__Your task__: After locating the line with "Compute the inverse of 34" in the records below, print it and every line after it exactly.

Collection entries:

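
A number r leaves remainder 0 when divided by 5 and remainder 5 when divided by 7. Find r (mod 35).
M = 5 × 7 = 35. M₁ = 7, y₁ ≡ 3 (mod 5). M₂ = 5, y₂ ≡ 3 (mod 7). r = 0×7×3 + 5×5×3 ≡ 5 (mod 35)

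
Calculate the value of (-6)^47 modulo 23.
Using Fermat: (-6)^{22} ≡ 1 mod 23. 47 ≡ 3 mod 22. So (-6)^{47} ≡ (-6)^{3} ≡ 14 mod 23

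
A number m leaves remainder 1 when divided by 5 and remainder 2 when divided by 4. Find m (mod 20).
M = 5 × 4 = 20. M₁ = 4, y₁ ≡ 4 (mod 5). M₂ = 5, y₂ ≡ 1 (mod 4). m = 1×4×4 + 2×5×1 ≡ 6 (mod 20)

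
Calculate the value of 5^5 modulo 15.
By repeated squaring mod 15: 5^{1}≡5, 5^{2}≡10, 5^{4}≡10. Then 5^{5} = 5^{4+1} ≡ 10 × 5 ≡ 5 mod 15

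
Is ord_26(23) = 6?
Powers of 23 mod 26: 23^1≡23, 23^2≡9, 23^3≡25, 23^4≡3, 23^5≡17, 23^6≡1. First k with 23^k≡1 is k=6. Yes, ord_26(23) = 6.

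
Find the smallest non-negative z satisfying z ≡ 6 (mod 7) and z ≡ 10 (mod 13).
M = 7 × 13 = 91. M₁ = 13, y₁ ≡ 6 (mod 7). M₂ = 7, y₂ ≡ 2 (mod 13). z = 6×13×6 + 10×7×2 ≡ 62 (mod 91)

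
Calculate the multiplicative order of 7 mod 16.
Powers of 7 mod 16: 7^1≡7, 7^2≡1. ord_16(7) = 2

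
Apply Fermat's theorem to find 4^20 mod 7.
By Fermat: 4^{6} ≡ 1 mod 7. 20 = 3×6 + 2. So 4^{20} ≡ 4^{2} ≡ 2 mod 7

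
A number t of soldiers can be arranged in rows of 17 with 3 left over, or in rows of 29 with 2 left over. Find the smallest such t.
M = 17 × 29 = 493. M₁ = 29, y₁ ≡ 10 (mod 17). M₂ = 17, y₂ ≡ 12 (mod 29). t = 3×29×10 + 2×17×12 ≡ 292 (mod 493)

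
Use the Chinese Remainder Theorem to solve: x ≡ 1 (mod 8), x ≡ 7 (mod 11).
M = 8 × 11 = 88. M₁ = 11, y₁ ≡ 3 (mod 8). M₂ = 8, y₂ ≡ 7 (mod 11). x = 1×11×3 + 7×8×7 ≡ 73 (mod 88)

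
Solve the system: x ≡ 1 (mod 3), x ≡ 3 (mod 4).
M = 3 × 4 = 12. M₁ = 4, y₁ ≡ 1 (mod 3). M₂ = 3, y₂ ≡ 3 (mod 4). x = 1×4×1 + 3×3×3 ≡ 7 (mod 12)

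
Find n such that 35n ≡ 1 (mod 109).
Since 109 is prime, by Fermat 35^(-1) ≡ 35^{107} ≡ 81 (mod 109). Verify: 35 × 81 = 2835 ≡ 1 (mod 109)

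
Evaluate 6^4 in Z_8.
6^{4} = 1296 ≡ 0 (mod 8)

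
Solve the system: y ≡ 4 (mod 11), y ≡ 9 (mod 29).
M = 11 × 29 = 319. M₁ = 29, y₁ ≡ 8 (mod 11). M₂ = 11, y₂ ≡ 8 (mod 29). y = 4×29×8 + 9×11×8 ≡ 125 (mod 319)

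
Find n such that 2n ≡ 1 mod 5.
Since 5 is prime, by Fermat 2^(-1) ≡ 2^{3} ≡ 3 mod 5. Verify: 2 × 3 = 6 ≡ 1 mod 5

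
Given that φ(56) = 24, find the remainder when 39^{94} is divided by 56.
By Euler: 39^{24} ≡ 1 (mod 56) since gcd(39, 56) = 1. 94 = 3×24 + 22. So 39^{94} ≡ 39^{22} ≡ 25 (mod 56)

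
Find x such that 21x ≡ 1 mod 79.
Since 79 is prime, by Fermat 21^(-1) ≡ 21^{77} ≡ 64 mod 79. Verify: 21 × 64 = 1344 ≡ 1 mod 79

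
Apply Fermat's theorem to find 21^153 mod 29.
By Fermat: 21^{28} ≡ 1 mod 29. 153 = 5×28 + 13. So 21^{153} ≡ 21^{13} ≡ 11 mod 29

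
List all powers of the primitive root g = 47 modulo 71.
47^1, 47^2, ..., 47^{70} mod 71: [47, 8, 21, 64, 26, 15, 66, 49, 31, 37, 35, 12, 67, 25, 39, 58, 28, 38, 11, 20, 17, 18, 65, 2, 23, 16, 42, 57, 52, 30, 61, 27, 62, 3, 70, 24, 63, 50, 7, 45, 56, 5, 22, 40, 34, 36, 59, 4, 46, 32, 13, 43, 33, 60, 51, 54, 53, 6, 69, 48, 55, 29, 14, 19, 41, 10, 44, 9, 68, 1]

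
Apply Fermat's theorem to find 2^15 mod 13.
By Fermat: 2^{12} ≡ 1 mod 13. So 2^{15} = 2^{12} · 2^{3} ≡ 2^{3} ≡ 8 mod 13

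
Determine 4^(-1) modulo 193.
Since 193 is prime, by Fermat 4^(-1) ≡ 4^{191} ≡ 145 (mod 193). Verify: 4 × 145 = 580 ≡ 1 (mod 193)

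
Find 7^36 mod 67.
By repeated squaring mod 67: 7^{1}≡7, 7^{2}≡49, 7^{4}≡56, 7^{8}≡54, 7^{16}≡35, 7^{32}≡19. Then 7^{36} = 7^{32+4} ≡ 19 × 56 ≡ 59 mod 67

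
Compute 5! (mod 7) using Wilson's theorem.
(6)! = (5)! × (6) ≡ -1 (mod 7). So (5)! ≡ -1 × (6)^(-1) ≡ (-1)×(-1) = 1 (mod 7)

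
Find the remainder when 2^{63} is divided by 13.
By Fermat: 2^{12} ≡ 1 (mod 13). 63 = 5×12 + 3. So 2^{63} ≡ 2^{3} ≡ 8 (mod 13)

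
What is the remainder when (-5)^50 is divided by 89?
By repeated squaring mod 89: (-5)^{1}≡84, (-5)^{2}≡25, (-5)^{4}≡2, (-5)^{8}≡4, (-5)^{16}≡16, (-5)^{32}≡78. Then (-5)^{50} = (-5)^{32+16+2} ≡ 78 × 16 × 25 ≡ 50 mod 89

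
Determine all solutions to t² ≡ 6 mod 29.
The square roots of 6 mod 29 are 8 and 21. Verify: 8² = 64 ≡ 6 mod 29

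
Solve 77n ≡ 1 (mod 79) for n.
Since 79 is prime, by Fermat 77^(-1) ≡ 77^{77} ≡ 39 (mod 79). Verify: 77 × 39 = 3003 ≡ 1 (mod 79)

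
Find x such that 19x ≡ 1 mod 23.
Since 23 is prime, by Fermat 19^(-1) ≡ 19^{21} ≡ 17 mod 23. Verify: 19 × 17 = 323 ≡ 1 mod 23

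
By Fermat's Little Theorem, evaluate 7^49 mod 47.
By Fermat: 7^{46} ≡ 1 mod 47. So 7^{49} = 7^{46} · 7^{3} ≡ 7^{3} ≡ 14 mod 47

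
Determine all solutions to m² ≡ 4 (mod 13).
The square roots of 4 mod 13 are 11 and 2. Verify: 11² = 121 ≡ 4 (mod 13)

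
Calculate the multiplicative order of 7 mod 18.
Powers of 7 mod 18: 7^1≡7, 7^2≡13, 7^3≡1. ord_18(7) = 3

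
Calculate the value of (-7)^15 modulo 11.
Using Fermat: (-7)^{10} ≡ 1 (mod 11). 15 ≡ 5 (mod 10). So (-7)^{15} ≡ (-7)^{5} ≡ 1 (mod 11)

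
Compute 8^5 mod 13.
By repeated squaring mod 13: 8^{1}≡8, 8^{2}≡12, 8^{4}≡1. Then 8^{5} = 8^{4+1} ≡ 1 × 8 ≡ 8 mod 13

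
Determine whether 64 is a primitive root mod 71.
64^{35} ≡ 1 mod 71 and 35 < 70, so ord_71(64) = 35 ≠ 70 and 64 is not a primitive root.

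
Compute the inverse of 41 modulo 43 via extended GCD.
Extended GCD: 41(21) + 43(-20) = 1. So 41^(-1) ≡ 21 mod 43. Verify: 41 × 21 = 861 ≡ 1 mod 43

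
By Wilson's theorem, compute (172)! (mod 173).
By Wilson's theorem, (172)! ≡ -1 ≡ 172 (mod 173)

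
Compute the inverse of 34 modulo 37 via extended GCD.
Extended GCD: 34(12) + 37(-11) = 1. So 34^(-1) ≡ 12 (mod 37). Verify: 34 × 12 = 408 ≡ 1 (mod 37)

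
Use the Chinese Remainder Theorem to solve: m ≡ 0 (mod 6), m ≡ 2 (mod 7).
M = 6 × 7 = 42. M₁ = 7, y₁ ≡ 1 (mod 6). M₂ = 6, y₂ ≡ 6 (mod 7). m = 0×7×1 + 2×6×6 ≡ 30 (mod 42)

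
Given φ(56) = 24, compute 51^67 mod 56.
By Euler: 51^{24} ≡ 1 (mod 56) since gcd(51, 56) = 1. 67 = 2×24 + 19. So 51^{67} ≡ 51^{19} ≡ 51 (mod 56)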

__Exercise output__:
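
Compute the inverse of 34 modulo 37 via extended GCD.
Extended GCD: 34(12) + 37(-11) = 1. So 34^(-1) ≡ 12 (mod 37). Verify: 34 × 12 = 408 ≡ 1 (mod 37)

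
Use the Chinese Remainder Theorem to solve: m ≡ 0 (mod 6), m ≡ 2 (mod 7).
M = 6 × 7 = 42. M₁ = 7, y₁ ≡ 1 (mod 6). M₂ = 6, y₂ ≡ 6 (mod 7). m = 0×7×1 + 2×6×6 ≡ 30 (mod 42)

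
Given φ(56) = 24, compute 51^67 mod 56.
By Euler: 51^{24} ≡ 1 (mod 56) since gcd(51, 56) = 1. 67 = 2×24 + 19. So 51^{67} ≡ 51^{19} ≡ 51 (mod 56)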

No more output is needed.